= What is required =
Every line of the entries below from the one containing "BusRdX or BusUpgr: M→I" to the one containing "5. P1: load", both ends included, must be written out exactly. No other line belongs in the answer.

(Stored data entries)
━━━━━━━━━━
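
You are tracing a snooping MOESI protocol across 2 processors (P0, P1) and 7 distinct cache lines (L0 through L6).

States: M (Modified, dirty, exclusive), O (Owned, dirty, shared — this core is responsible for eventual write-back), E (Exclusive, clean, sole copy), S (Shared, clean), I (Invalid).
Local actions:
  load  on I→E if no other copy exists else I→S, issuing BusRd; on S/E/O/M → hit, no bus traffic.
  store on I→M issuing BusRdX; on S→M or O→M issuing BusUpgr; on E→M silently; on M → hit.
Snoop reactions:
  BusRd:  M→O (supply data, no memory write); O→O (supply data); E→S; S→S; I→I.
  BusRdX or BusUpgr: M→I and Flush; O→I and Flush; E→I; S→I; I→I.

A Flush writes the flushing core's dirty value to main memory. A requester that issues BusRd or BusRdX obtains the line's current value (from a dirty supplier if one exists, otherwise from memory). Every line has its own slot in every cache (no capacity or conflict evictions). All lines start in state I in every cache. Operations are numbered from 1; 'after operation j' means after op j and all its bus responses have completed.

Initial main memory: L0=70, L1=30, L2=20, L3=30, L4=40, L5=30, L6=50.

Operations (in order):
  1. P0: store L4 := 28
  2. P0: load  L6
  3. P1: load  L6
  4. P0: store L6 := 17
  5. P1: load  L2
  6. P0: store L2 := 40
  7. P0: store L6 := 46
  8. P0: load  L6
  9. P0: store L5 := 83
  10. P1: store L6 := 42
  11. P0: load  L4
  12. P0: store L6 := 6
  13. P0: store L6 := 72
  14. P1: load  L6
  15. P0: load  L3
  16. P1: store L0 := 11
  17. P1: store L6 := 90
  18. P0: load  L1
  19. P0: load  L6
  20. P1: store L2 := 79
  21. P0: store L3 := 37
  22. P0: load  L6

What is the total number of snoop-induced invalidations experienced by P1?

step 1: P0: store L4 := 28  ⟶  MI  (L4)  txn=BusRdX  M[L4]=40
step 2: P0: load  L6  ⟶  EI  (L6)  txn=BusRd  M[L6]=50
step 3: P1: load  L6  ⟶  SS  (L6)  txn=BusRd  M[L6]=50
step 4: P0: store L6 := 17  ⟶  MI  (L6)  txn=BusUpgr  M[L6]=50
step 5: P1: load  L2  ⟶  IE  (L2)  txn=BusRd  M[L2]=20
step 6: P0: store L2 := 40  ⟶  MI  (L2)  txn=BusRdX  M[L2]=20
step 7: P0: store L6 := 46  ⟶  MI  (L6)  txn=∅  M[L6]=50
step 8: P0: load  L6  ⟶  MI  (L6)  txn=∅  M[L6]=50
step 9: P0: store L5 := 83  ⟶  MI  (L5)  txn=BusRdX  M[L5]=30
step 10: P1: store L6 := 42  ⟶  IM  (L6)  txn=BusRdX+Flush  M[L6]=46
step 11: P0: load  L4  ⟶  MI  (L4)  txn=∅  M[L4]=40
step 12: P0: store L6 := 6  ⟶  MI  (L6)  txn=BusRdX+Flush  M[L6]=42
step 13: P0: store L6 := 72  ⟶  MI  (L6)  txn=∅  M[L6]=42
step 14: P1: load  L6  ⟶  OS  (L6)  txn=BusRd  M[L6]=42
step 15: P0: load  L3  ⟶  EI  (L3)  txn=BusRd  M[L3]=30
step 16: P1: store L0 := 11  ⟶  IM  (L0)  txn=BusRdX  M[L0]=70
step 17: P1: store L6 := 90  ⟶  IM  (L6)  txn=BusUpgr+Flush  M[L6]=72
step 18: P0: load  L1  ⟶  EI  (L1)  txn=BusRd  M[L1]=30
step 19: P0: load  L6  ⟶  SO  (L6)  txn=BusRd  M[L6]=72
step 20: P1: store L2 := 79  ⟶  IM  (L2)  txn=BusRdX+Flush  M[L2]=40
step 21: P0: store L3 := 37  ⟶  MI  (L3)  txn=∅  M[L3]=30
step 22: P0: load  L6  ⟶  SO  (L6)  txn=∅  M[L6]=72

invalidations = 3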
━━━━━━━━━━
= Result of the task =
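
  BusRdX or BusUpgr: M→I and Flush; O→I and Flush; E→I; S→I; I→I.

A Flush writes the flushing core's dirty value to main memory. A requester that issues BusRd or BusRdX obtains the line's current value (from a dirty supplier if one exists, otherwise from memory). Every line has its own slot in every cache (no capacity or conflict evictions). All lines start in state I in every cache. Operations are numbered from 1; 'after operation j' means after op j and all its bus responses have completed.

Initial main memory: L0=70, L1=30, L2=20, L3=30, L4=40, L5=30, L6=50.

Operations (in order):
  1. P0: store L4 := 28
  2. P0: load  L6
  3. P1: load  L6
  4. P0: store L6 := 17
  5. P1: load  L2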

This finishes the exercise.